** Task objective **
Go from the first line below to the one with "m: f, i, e, d, l" and print each line exactly.
*** Begin section ***
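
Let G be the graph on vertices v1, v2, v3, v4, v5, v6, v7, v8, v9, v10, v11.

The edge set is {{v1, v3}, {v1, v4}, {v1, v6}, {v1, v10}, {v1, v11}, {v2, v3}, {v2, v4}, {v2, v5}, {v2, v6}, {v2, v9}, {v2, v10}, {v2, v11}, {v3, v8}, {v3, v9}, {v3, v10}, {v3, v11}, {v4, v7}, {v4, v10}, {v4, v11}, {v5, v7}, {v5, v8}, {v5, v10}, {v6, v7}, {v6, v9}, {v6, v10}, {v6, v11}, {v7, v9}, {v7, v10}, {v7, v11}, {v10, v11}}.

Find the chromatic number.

4

v1, v3, v10, v11 form a clique, so at least 4 colors are needed.
One proper 4-coloring: v1=3, v2=3, v3=4, v4=4, v5=2, v6=4, v7=3, v8=1, v9=1, v10=1, v11=2. No two adjacent vertices share a color.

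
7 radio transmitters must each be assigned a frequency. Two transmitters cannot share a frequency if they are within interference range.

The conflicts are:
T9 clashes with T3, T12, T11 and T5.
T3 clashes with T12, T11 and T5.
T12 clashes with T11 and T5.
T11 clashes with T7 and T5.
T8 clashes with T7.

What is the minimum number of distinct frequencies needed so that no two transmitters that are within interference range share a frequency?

5

T9, T3, T12, T11, T5 pairwise conflict, so at least 5 frequencies are needed.
5 frequencies suffice: frequency 1 → {T11, T8}; frequency 2 → {T7, T5}; frequency 3 → {T9}; frequency 4 → {T3}; frequency 5 → {T12}. No two conflicting transmitters share a frequency.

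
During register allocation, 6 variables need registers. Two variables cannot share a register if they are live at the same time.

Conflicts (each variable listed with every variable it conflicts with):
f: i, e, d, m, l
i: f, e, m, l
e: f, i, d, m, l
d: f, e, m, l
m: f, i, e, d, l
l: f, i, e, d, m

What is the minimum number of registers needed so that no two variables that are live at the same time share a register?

5

f, i, e, m, l are mutually in conflict, so at least 5 registers are needed.
A valid assignment using 5 registers: f=3, i=5, e=1, d=5, m=4, l=2. No two conflicting variables share a register.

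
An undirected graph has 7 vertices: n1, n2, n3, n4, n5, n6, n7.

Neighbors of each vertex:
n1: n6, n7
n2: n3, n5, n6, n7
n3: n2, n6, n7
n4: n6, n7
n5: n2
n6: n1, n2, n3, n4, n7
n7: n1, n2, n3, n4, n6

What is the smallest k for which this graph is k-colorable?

n2, n3, n6, n7 form a clique, so at least 4 colors are needed.
4 colors suffice: color 1 → {n5, n7}; color 2 → {n6}; color 3 → {n1, n2, n4}; color 4 → {n3}. Each edge has distinct colors on its endpoints.

4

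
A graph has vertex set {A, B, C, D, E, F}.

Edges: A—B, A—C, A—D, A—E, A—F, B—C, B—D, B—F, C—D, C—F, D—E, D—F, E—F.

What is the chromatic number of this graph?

A, B, C, D, F are pairwise adjacent (a clique of size 5), so at least 5 colors are needed.
5 colors suffice: A=1, B=4, C=5, D=3, E=4, F=2. No two adjacent vertices share a color.

5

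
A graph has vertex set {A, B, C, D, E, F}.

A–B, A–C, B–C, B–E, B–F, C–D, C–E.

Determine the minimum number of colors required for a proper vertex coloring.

3

A, B, C form a triangle, so at least 3 colors are needed.
3 colors suffice: color 1 → {C, F}; color 2 → {B, D}; color 3 → {A, E}. Every edge joins two different colors.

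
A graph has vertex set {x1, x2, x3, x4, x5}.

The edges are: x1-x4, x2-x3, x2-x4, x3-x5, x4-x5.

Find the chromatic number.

x2 and x4 are adjacent, so at least 2 colors are needed.
2 colors suffice: color red → {x3, x4}; color blue → {x1, x2, x5}. Each edge has distinct colors on its endpoints.

2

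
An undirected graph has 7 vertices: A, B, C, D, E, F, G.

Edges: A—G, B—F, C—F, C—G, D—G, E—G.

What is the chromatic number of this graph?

2

A and G are adjacent, so at least 2 colors are needed.
A valid assignment using 2 colors: A=blue, B=blue, C=blue, D=blue, E=blue, F=red, G=red. Every edge joins two different colors.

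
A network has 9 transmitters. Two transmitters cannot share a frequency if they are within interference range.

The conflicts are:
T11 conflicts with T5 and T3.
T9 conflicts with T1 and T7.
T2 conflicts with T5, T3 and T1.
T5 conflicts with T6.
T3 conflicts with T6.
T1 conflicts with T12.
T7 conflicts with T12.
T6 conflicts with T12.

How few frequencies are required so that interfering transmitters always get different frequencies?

The cycle T5-T6-T12-T1-T2-T5 has odd length 5, so it cannot be 2-colored; at least 3 frequencies are needed.
Using 3 frequencies: T11=2, T9=1, T2=2, T5=1, T3=1, T1=3, T7=2, T6=2, T12=1. No two conflicting transmitters share a frequency.

3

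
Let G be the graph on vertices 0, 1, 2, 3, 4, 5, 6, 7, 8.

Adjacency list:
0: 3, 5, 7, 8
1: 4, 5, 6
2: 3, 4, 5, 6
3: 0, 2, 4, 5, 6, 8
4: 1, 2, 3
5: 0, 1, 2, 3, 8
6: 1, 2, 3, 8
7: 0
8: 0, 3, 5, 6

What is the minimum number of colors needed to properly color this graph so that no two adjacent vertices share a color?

0, 3, 5, 8 form a clique, so at least 4 colors are needed.
4 colors suffice: color a → {1, 3, 7}; color b → {4, 5, 6}; color c → {0, 2}; color d → {8}. No two adjacent vertices share a color.

4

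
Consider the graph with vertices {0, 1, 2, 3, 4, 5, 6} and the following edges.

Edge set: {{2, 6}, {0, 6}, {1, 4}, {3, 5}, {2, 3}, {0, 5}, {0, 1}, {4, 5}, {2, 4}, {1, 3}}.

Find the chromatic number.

The cycle 4-1-0-6-2-4 has odd length 5, so it cannot be 2-colored; at least 3 colors are needed.
3 colors suffice: color a → {0, 3, 4}; color b → {1, 2, 5}; color c → {6}. No two adjacent vertices share a color.

3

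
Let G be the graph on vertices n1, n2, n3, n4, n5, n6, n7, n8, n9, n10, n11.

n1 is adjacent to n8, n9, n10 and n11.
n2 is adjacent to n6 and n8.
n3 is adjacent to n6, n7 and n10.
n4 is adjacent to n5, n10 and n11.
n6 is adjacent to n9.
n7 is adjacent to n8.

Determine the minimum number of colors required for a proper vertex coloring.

The cycle n10-n3-n6-n9-n1-n10 has odd length 5, so it cannot be 2-colored; at least 3 colors are needed.
3 colors suffice: color 1 → {n1, n4, n6, n7}; color 2 → {n5, n8, n9, n10, n11}; color 3 → {n2, n3}. No two adjacent vertices share a color.

3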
*** End section ***
** Result of this exercise **
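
Let G be the graph on vertices v1, v2, v3, v4, v5, v6, v7, v8, v9, v10, v11.

The edge set is {{v1, v3}, {v1, v4}, {v1, v6}, {v1, v10}, {v1, v11}, {v2, v3}, {v2, v4}, {v2, v5}, {v2, v6}, {v2, v9}, {v2, v10}, {v2, v11}, {v3, v8}, {v3, v9}, {v3, v10}, {v3, v11}, {v4, v7}, {v4, v10}, {v4, v11}, {v5, v7}, {v5, v8}, {v5, v10}, {v6, v7}, {v6, v9}, {v6, v10}, {v6, v11}, {v7, v9}, {v7, v10}, {v7, v11}, {v10, v11}}.

Find the chromatic number.

4

v1, v3, v10, v11 form a clique, so at least 4 colors are needed.
One proper 4-coloring: v1=3, v2=3, v3=4, v4=4, v5=2, v6=4, v7=3, v8=1, v9=1, v10=1, v11=2. No two adjacent vertices share a color.

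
7 radio transmitters must each be assigned a frequency. Two transmitters cannot share a frequency if they are within interference range.

The conflicts are:
T9 clashes with T3, T12, T11 and T5.
T3 clashes with T12, T11 and T5.
T12 clashes with T11 and T5.
T11 clashes with T7 and T5.
T8 clashes with T7.

What is the minimum number of distinct frequencies needed so that no two transmitters that are within interference range share a frequency?

5

T9, T3, T12, T11, T5 pairwise conflict, so at least 5 frequencies are needed.
5 frequencies suffice: frequency 1 → {T11, T8}; frequency 2 → {T7, T5}; frequency 3 → {T9}; frequency 4 → {T3}; frequency 5 → {T12}. No two conflicting transmitters share a frequency.

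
During register allocation, 6 variables need registers. Two variables cannot share a register if they are live at the same time.

Conflicts (each variable listed with every variable it conflicts with):
f: i, e, d, m, l
i: f, e, m, l
e: f, i, d, m, l
d: f, e, m, l
m: f, i, e, d, l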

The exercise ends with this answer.